[[ Data to examine open ]]

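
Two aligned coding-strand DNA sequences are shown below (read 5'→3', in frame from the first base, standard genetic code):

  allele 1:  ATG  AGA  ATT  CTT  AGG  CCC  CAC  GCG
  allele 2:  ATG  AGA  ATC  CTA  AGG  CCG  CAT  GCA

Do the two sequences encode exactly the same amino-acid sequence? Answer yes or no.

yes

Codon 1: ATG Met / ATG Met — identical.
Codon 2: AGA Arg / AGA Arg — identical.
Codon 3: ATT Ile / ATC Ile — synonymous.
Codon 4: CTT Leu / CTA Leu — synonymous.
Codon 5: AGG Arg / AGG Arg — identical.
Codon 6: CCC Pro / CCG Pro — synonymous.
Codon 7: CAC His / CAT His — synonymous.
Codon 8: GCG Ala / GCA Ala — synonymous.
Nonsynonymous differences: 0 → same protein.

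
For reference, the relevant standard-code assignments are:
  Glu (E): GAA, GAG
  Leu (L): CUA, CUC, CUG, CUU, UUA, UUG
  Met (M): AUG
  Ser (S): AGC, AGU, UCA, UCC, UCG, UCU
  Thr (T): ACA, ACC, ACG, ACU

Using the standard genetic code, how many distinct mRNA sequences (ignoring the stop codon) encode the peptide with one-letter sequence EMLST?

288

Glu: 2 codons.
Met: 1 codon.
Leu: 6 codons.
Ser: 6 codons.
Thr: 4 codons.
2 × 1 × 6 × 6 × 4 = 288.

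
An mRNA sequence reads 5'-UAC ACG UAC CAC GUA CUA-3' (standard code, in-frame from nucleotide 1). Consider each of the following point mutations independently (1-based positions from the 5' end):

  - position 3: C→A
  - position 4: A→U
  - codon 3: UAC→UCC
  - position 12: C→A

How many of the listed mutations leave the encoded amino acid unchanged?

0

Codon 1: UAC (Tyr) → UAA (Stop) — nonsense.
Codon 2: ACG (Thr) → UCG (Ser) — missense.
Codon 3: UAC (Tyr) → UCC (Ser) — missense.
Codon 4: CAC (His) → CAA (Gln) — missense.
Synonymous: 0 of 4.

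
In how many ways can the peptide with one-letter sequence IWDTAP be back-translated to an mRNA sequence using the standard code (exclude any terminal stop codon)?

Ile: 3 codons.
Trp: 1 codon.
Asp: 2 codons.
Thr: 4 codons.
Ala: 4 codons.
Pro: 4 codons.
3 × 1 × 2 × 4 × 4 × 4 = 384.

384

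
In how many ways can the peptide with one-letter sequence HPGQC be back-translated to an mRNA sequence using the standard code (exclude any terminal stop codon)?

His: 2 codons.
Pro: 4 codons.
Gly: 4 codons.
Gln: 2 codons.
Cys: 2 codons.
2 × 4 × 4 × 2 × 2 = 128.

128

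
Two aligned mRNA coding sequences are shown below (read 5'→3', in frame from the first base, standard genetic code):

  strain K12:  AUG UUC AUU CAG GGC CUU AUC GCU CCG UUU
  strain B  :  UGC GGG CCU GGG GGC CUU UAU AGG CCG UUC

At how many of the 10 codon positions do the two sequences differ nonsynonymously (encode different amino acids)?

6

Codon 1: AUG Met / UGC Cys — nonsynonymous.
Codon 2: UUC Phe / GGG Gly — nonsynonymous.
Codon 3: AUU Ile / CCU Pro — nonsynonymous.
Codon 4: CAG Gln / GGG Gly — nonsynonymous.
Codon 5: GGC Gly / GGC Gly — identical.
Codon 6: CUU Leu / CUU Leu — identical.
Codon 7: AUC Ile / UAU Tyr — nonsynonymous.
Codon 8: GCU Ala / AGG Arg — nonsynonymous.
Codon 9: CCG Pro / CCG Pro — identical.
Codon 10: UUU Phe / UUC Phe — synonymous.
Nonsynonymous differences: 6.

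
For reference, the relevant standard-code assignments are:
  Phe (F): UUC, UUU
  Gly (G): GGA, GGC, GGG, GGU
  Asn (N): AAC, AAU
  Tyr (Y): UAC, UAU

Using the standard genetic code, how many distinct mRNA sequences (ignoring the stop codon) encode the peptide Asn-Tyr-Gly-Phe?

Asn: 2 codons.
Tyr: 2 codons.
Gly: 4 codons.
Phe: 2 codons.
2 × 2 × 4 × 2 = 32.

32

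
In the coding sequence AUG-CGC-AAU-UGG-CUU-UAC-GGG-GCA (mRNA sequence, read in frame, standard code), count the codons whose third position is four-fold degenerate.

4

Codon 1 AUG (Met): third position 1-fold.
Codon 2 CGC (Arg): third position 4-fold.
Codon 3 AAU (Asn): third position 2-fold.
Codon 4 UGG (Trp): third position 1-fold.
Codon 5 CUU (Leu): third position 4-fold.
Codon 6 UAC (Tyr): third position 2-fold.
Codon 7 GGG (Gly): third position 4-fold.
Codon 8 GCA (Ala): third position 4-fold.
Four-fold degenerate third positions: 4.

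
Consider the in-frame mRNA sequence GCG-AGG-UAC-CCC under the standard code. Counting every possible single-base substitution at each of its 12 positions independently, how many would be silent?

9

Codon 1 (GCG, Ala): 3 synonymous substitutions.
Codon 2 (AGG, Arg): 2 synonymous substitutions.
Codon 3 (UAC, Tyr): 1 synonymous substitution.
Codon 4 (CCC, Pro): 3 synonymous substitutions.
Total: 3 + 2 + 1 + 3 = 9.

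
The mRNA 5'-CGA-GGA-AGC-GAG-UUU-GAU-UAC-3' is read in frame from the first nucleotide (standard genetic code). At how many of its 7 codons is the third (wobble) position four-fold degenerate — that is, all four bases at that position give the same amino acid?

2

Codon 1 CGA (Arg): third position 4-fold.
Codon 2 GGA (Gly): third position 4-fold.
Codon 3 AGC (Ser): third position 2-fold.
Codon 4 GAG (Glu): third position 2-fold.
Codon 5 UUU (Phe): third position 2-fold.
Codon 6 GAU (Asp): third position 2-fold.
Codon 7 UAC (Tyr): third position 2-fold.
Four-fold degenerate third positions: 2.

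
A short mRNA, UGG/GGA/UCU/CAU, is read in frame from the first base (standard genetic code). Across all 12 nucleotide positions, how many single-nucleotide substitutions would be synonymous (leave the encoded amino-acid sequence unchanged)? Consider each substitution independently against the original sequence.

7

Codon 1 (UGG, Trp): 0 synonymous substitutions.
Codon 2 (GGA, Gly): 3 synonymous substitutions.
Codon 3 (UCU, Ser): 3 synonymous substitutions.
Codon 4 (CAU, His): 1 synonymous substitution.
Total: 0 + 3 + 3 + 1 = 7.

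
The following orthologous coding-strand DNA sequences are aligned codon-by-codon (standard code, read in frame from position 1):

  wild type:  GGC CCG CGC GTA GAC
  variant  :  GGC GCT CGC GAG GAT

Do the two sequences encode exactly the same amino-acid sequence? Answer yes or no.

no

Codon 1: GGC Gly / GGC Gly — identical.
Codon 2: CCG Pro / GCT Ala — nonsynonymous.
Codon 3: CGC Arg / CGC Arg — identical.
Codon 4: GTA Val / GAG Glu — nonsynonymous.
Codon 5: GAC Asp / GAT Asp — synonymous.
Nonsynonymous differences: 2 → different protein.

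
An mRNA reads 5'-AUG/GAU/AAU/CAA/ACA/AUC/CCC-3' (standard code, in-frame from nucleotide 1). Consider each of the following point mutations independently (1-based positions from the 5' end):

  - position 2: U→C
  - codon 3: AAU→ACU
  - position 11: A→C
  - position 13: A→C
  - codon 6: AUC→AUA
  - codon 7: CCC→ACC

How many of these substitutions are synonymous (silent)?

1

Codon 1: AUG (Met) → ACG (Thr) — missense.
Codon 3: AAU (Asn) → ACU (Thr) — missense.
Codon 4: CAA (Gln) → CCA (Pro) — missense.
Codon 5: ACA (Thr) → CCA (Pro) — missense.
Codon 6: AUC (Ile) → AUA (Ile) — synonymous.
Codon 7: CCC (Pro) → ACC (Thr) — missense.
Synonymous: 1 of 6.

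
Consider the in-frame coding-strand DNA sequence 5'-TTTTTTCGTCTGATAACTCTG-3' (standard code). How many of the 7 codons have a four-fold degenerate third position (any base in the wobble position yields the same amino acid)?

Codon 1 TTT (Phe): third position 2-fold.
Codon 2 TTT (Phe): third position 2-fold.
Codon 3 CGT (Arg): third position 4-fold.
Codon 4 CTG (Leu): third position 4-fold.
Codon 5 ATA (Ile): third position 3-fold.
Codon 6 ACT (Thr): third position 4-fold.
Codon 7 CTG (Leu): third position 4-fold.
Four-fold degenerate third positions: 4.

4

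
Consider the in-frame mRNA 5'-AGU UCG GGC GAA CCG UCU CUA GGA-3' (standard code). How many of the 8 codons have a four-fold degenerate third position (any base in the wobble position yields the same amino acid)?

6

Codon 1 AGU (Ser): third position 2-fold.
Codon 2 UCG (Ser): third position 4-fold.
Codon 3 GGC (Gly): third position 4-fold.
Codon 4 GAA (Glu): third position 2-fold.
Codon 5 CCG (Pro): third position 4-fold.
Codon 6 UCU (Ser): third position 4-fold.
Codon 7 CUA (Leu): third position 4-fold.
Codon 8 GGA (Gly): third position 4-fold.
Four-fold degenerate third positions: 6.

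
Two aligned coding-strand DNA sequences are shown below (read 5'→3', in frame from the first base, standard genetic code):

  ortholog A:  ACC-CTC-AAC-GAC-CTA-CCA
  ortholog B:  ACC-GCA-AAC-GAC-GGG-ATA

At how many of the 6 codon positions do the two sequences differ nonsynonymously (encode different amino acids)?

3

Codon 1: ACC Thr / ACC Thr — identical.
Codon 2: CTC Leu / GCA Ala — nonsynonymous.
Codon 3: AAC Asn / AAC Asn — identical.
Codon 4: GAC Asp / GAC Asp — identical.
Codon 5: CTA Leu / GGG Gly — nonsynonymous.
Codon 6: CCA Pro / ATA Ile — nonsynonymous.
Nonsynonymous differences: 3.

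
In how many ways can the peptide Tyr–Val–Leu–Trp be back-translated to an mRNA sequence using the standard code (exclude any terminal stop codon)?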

[[ Data to examine closed ]]

→ **Task statement**:
Find each line holding the string "aligned" in the listing above, then copy it.

→ **Answer area**:
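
Two aligned coding-strand DNA sequences are shown below (read 5'→3', in frame from the first base, standard genetic code):
Two aligned mRNA coding sequences are shown below (read 5'→3', in frame from the first base, standard genetic code):
The following orthologous coding-strand DNA sequences are aligned codon-by-codon (standard code, read in frame from position 1):
Two aligned coding-strand DNA sequences are shown below (read 5'→3', in frame from the first base, standard genetic code):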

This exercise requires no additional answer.